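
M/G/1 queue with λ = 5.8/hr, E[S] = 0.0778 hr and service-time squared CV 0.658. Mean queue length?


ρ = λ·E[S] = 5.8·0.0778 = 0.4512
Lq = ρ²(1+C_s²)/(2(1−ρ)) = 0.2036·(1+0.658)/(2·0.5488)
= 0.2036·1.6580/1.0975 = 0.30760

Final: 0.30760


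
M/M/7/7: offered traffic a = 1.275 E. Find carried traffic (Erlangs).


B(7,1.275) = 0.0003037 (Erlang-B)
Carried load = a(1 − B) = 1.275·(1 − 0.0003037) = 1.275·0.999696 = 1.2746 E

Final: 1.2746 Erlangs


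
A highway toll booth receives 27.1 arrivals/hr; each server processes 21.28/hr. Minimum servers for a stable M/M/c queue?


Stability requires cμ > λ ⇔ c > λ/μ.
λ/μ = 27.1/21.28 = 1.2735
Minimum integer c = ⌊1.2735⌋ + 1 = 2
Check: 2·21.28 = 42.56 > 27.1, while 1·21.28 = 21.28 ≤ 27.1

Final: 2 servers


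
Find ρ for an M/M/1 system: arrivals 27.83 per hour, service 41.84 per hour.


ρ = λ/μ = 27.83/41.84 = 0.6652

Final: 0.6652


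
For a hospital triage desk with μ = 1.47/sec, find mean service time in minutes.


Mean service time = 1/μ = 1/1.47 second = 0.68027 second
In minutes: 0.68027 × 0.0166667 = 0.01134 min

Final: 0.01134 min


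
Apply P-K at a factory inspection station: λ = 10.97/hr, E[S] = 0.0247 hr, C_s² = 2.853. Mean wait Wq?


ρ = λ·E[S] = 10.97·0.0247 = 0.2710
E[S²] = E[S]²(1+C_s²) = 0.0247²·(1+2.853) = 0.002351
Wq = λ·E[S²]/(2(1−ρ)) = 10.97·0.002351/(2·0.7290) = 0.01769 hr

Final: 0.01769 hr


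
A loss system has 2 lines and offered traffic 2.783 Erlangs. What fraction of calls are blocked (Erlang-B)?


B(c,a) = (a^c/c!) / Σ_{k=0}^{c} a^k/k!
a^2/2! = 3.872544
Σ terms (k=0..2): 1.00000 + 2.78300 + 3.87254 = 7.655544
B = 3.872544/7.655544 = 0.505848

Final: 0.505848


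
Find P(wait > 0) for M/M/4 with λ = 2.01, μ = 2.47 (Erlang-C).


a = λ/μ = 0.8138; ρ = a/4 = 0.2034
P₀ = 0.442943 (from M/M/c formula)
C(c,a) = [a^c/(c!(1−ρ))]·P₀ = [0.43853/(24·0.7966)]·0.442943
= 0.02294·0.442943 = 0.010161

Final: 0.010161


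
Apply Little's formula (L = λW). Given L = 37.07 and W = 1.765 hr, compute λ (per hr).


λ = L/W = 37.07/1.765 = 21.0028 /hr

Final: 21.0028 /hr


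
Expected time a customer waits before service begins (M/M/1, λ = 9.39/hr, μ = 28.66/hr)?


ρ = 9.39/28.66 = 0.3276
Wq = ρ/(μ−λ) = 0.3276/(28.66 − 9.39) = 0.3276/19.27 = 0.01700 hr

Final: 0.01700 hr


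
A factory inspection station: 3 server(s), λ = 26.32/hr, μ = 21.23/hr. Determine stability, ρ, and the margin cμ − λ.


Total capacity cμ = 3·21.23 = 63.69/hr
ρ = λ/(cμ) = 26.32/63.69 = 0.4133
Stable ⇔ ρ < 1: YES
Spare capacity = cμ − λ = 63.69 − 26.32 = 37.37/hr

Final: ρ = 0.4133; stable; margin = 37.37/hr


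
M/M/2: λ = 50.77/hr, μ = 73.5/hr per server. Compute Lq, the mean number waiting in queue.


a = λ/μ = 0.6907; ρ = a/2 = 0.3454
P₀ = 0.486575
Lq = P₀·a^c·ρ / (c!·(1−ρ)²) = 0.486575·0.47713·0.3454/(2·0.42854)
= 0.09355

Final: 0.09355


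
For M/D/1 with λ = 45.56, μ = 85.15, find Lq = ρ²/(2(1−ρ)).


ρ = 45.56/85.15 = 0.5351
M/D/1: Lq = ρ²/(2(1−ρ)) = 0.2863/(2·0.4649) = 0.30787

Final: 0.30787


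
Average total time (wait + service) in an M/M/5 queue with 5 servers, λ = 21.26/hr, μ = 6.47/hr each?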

**TASK DIRECTIONS:** The answer should consist of every record above, copied exactly.

**WRITTEN REPLY:**
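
M/G/1 queue with λ = 5.8/hr, E[S] = 0.0778 hr and service-time squared CV 0.658. Mean queue length?


ρ = λ·E[S] = 5.8·0.0778 = 0.4512
Lq = ρ²(1+C_s²)/(2(1−ρ)) = 0.2036·(1+0.658)/(2·0.5488)
= 0.2036·1.6580/1.0975 = 0.30760

Final: 0.30760


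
M/M/7/7: offered traffic a = 1.275 E. Find carried traffic (Erlangs).


B(7,1.275) = 0.0003037 (Erlang-B)
Carried load = a(1 − B) = 1.275·(1 − 0.0003037) = 1.275·0.999696 = 1.2746 E

Final: 1.2746 Erlangs


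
A highway toll booth receives 27.1 arrivals/hr; each server processes 21.28/hr. Minimum servers for a stable M/M/c queue?


Stability requires cμ > λ ⇔ c > λ/μ.
λ/μ = 27.1/21.28 = 1.2735
Minimum integer c = ⌊1.2735⌋ + 1 = 2
Check: 2·21.28 = 42.56 > 27.1, while 1·21.28 = 21.28 ≤ 27.1

Final: 2 servers


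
Find ρ for an M/M/1 system: arrivals 27.83 per hour, service 41.84 per hour.


ρ = λ/μ = 27.83/41.84 = 0.6652

Final: 0.6652


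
For a hospital triage desk with μ = 1.47/sec, find mean service time in minutes.


Mean service time = 1/μ = 1/1.47 second = 0.68027 second
In minutes: 0.68027 × 0.0166667 = 0.01134 min

Final: 0.01134 min


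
Apply P-K at a factory inspection station: λ = 10.97/hr, E[S] = 0.0247 hr, C_s² = 2.853. Mean wait Wq?


ρ = λ·E[S] = 10.97·0.0247 = 0.2710
E[S²] = E[S]²(1+C_s²) = 0.0247²·(1+2.853) = 0.002351
Wq = λ·E[S²]/(2(1−ρ)) = 10.97·0.002351/(2·0.7290) = 0.01769 hr

Final: 0.01769 hr


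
A loss system has 2 lines and offered traffic 2.783 Erlangs. What fraction of calls are blocked (Erlang-B)?


B(c,a) = (a^c/c!) / Σ_{k=0}^{c} a^k/k!
a^2/2! = 3.872544
Σ terms (k=0..2): 1.00000 + 2.78300 + 3.87254 = 7.655544
B = 3.872544/7.655544 = 0.505848

Final: 0.505848


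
Find P(wait > 0) for M/M/4 with λ = 2.01, μ = 2.47 (Erlang-C).


a = λ/μ = 0.8138; ρ = a/4 = 0.2034
P₀ = 0.442943 (from M/M/c formula)
C(c,a) = [a^c/(c!(1−ρ))]·P₀ = [0.43853/(24·0.7966)]·0.442943
= 0.02294·0.442943 = 0.010161

Final: 0.010161


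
Apply Little's formula (L = λW). Given L = 37.07 and W = 1.765 hr, compute λ (per hr).


λ = L/W = 37.07/1.765 = 21.0028 /hr

Final: 21.0028 /hr


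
Expected time a customer waits before service begins (M/M/1, λ = 9.39/hr, μ = 28.66/hr)?


ρ = 9.39/28.66 = 0.3276
Wq = ρ/(μ−λ) = 0.3276/(28.66 − 9.39) = 0.3276/19.27 = 0.01700 hr

Final: 0.01700 hr


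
A factory inspection station: 3 server(s), λ = 26.32/hr, μ = 21.23/hr. Determine stability, ρ, and the margin cμ − λ.


Total capacity cμ = 3·21.23 = 63.69/hr
ρ = λ/(cμ) = 26.32/63.69 = 0.4133
Stable ⇔ ρ < 1: YES
Spare capacity = cμ − λ = 63.69 − 26.32 = 37.37/hr

Final: ρ = 0.4133; stable; margin = 37.37/hr


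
M/M/2: λ = 50.77/hr, μ = 73.5/hr per server. Compute Lq, the mean number waiting in queue.


a = λ/μ = 0.6907; ρ = a/2 = 0.3454
P₀ = 0.486575
Lq = P₀·a^c·ρ / (c!·(1−ρ)²) = 0.486575·0.47713·0.3454/(2·0.42854)
= 0.09355

Final: 0.09355


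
For M/D/1 with λ = 45.56, μ = 85.15, find Lq = ρ²/(2(1−ρ)).


ρ = 45.56/85.15 = 0.5351
M/D/1: Lq = ρ²/(2(1−ρ)) = 0.2863/(2·0.4649) = 0.30787

Final: 0.30787


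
Average total time (wait + service) in an M/M/5 queue with 5 servers, λ = 21.26/hr, μ = 6.47/hr each?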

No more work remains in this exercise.